▶ INSTRUCTIONS TO FOLLOW
Provide a verbatim copy of the data below.

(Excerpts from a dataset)
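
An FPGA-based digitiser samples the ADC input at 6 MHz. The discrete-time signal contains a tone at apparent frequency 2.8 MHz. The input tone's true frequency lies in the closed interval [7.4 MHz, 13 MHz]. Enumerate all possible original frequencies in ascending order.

Frequencies that alias to 2.8 MHz are k·fs ± 2.8 MHz for integer k ≥ 0.
k=0: 2.8 MHz.
k=1: 3.2 MHz, 8.8 MHz.
k=2: 9.2 MHz, 14.8 MHz.
k=3: 15.2 MHz, 20.8 MHz.
Within [7.4 MHz, 13 MHz]: 8.8 MHz, 9.2 MHz.

8.8 MHz, 9.2 MHz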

▶ THE ANSWER
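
An FPGA-based digitiser samples the ADC input at 6 MHz. The discrete-time signal contains a tone at apparent frequency 2.8 MHz. The input tone's true frequency lies in the closed interval [7.4 MHz, 13 MHz]. Enumerate all possible original frequencies in ascending order.

Frequencies that alias to 2.8 MHz are k·fs ± 2.8 MHz for integer k ≥ 0.
k=0: 2.8 MHz.
k=1: 3.2 MHz, 8.8 MHz.
k=2: 9.2 MHz, 14.8 MHz.
k=3: 15.2 MHz, 20.8 MHz.
Within [7.4 MHz, 13 MHz]: 8.8 MHz, 9.2 MHz.

8.8 MHz, 9.2 MHz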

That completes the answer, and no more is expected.